EXTRACTED INFORMATION:
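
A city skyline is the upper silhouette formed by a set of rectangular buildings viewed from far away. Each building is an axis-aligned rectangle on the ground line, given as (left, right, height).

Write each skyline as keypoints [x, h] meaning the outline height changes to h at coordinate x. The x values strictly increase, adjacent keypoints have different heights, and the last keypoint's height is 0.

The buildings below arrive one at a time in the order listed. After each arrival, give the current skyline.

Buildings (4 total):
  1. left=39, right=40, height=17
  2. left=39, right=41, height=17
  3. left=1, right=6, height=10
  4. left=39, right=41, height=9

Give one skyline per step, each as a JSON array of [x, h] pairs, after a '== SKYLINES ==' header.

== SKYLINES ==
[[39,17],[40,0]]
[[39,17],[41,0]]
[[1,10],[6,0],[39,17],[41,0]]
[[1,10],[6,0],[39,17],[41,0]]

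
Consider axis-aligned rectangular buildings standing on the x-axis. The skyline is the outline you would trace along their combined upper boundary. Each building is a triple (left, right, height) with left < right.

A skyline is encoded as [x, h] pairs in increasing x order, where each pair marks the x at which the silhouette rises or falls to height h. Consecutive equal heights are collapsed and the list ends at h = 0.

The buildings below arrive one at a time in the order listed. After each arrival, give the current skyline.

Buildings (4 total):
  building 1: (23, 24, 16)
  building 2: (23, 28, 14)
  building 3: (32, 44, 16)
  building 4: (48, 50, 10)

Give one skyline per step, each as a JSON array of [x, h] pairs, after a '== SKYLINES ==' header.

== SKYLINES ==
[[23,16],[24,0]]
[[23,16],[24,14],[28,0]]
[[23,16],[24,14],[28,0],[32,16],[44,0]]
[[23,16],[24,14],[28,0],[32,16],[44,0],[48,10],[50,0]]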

TASK STATEMENT:
Reproduce every record above, word for word.

SOLUTION FOR THIS PROBLEM:
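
A city skyline is the upper silhouette formed by a set of rectangular buildings viewed from far away. Each building is an axis-aligned rectangle on the ground line, given as (left, right, height).

Write each skyline as keypoints [x, h] meaning the outline height changes to h at coordinate x. The x values strictly increase, adjacent keypoints have different heights, and the last keypoint's height is 0.

The buildings below arrive one at a time in the order listed. After each arrival, give the current skyline.

Buildings (4 total):
  1. left=39, right=40, height=17
  2. left=39, right=41, height=17
  3. left=1, right=6, height=10
  4. left=39, right=41, height=9

Give one skyline per step, each as a JSON array of [x, h] pairs, after a '== SKYLINES ==' header.

== SKYLINES ==
[[39,17],[40,0]]
[[39,17],[41,0]]
[[1,10],[6,0],[39,17],[41,0]]
[[1,10],[6,0],[39,17],[41,0]]

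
Consider axis-aligned rectangular buildings standing on the x-axis. The skyline is the outline you would trace along their combined upper boundary. Each building is a triple (left, right, height) with left < right.

A skyline is encoded as [x, h] pairs in increasing x order, where each pair marks the x at which the silhouette rises or falls to height h. Consecutive equal heights are collapsed and the list ends at h = 0.

The buildings below arrive one at a time in the order listed. After each arrival, give the current skyline.

Buildings (4 total):
  building 1: (23, 24, 16)
  building 2: (23, 28, 14)
  building 3: (32, 44, 16)
  building 4: (48, 50, 10)

Give one skyline per step, each as a JSON array of [x, h] pairs, after a '== SKYLINES ==' header.

== SKYLINES ==
[[23,16],[24,0]]
[[23,16],[24,14],[28,0]]
[[23,16],[24,14],[28,0],[32,16],[44,0]]
[[23,16],[24,14],[28,0],[32,16],[44,0],[48,10],[50,0]]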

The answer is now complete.